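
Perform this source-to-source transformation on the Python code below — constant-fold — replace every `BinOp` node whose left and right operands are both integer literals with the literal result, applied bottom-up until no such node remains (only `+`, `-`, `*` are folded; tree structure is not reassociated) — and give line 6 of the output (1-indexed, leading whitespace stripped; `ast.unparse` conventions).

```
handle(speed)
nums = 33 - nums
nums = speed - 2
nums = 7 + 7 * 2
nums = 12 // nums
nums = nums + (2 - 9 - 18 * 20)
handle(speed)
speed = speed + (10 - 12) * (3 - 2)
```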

----------------

** The task **
Among the lines above, which hold the word "speed"? Report each one.

** Solved exercise **
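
handle(speed)
nums = speed - 2
handle(speed)
speed = speed + (10 - 12) * (3 - 2)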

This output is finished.